[Materials provided — start]
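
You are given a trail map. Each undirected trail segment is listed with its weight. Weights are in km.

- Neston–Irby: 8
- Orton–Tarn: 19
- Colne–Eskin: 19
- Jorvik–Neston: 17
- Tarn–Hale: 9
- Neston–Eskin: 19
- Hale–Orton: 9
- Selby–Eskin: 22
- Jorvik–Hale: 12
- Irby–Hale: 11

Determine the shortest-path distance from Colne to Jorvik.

55 km

Enumerating some paths:
Colne–Eskin–Neston–Irby–Hale–Jorvik: 19+19+8+11+12 = 69
Colne–Eskin–Neston–Jorvik: 19+19+17 = 55
The minimum is 55 km via Colne–Eskin–Neston–Jorvik.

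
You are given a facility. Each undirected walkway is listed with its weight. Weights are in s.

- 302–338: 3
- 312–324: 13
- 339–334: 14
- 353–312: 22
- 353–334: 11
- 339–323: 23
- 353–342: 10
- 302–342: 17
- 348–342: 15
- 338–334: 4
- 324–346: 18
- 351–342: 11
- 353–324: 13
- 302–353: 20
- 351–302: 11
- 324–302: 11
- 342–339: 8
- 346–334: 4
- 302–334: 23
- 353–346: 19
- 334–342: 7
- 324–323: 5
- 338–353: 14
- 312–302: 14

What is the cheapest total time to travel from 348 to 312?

Enumerating some paths:
348–342–334–338–302–312: 15+7+4+3+14 = 43
348–342–353–312: 15+10+22 = 47
348–342–302–312: 15+17+14 = 46
348–342–351–302–312: 15+11+11+14 = 51
Cheapest is 348–342–334–338–302–312 at 43 s.

43 s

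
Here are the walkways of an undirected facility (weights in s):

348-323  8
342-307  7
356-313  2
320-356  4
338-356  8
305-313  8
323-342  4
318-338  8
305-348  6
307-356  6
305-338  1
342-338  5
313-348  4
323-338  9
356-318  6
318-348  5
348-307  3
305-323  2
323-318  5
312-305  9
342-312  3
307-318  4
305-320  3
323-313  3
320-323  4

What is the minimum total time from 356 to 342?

Enumerating some paths:
356 → 320 → 323 → 342: 4+4+4 = 12
356 → 313 → 323 → 342: 2+3+4 = 9
Cheapest is 356 → 313 → 323 → 342 at 9 s.

9 s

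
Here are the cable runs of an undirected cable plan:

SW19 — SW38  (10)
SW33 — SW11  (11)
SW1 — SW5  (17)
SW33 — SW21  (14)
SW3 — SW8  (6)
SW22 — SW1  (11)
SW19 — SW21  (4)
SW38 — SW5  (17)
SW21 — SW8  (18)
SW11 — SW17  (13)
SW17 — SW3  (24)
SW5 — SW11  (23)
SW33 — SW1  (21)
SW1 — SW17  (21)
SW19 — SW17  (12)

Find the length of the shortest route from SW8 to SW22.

Enumerating some paths:
SW8 - SW3 - SW17 - SW1 - SW22: 6+24+21+11 = 62
SW8 - SW21 - SW33 - SW1 - SW22: 18+14+21+11 = 64
Cheapest is SW8 - SW3 - SW17 - SW1 - SW22 at 62.

62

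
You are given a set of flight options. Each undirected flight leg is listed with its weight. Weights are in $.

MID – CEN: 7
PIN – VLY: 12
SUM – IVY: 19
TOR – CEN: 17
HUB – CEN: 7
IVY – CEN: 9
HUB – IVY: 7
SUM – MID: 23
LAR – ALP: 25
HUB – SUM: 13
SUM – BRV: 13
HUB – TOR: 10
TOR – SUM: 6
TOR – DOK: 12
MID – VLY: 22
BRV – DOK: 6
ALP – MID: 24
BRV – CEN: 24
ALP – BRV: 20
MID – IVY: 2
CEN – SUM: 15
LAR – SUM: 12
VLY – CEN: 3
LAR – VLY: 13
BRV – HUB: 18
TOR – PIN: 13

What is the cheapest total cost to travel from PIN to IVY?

$24

Running Dijkstra from PIN:
PIN: 0
VLY: 12  (via PIN)
TOR: 13  (via PIN)
CEN: 15  (via VLY)
SUM: 19  (via TOR)
MID: 22  (via CEN)
HUB: 22  (via CEN)
IVY: 24  (via CEN)
Shortest route: PIN–VLY–CEN–IVY = $24.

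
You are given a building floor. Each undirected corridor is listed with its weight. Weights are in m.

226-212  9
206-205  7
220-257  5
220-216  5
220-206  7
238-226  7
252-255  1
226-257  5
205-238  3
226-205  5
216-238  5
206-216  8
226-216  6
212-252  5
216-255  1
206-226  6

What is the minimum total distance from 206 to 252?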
[Materials provided — finish]
◆ **Problem description**: Among the entries above, the line containing "- 353–312: 22", the line containing "- 312–302: 14", and all lines between them are to be restated word for word; nothing else belongs in the reply.

◆ **Output below**:
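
- 353–312: 22
- 353–334: 11
- 339–323: 23
- 353–342: 10
- 302–342: 17
- 348–342: 15
- 338–334: 4
- 324–346: 18
- 351–342: 11
- 353–324: 13
- 302–353: 20
- 351–302: 11
- 324–302: 11
- 342–339: 8
- 346–334: 4
- 302–334: 23
- 353–346: 19
- 334–342: 7
- 324–323: 5
- 338–353: 14
- 312–302: 14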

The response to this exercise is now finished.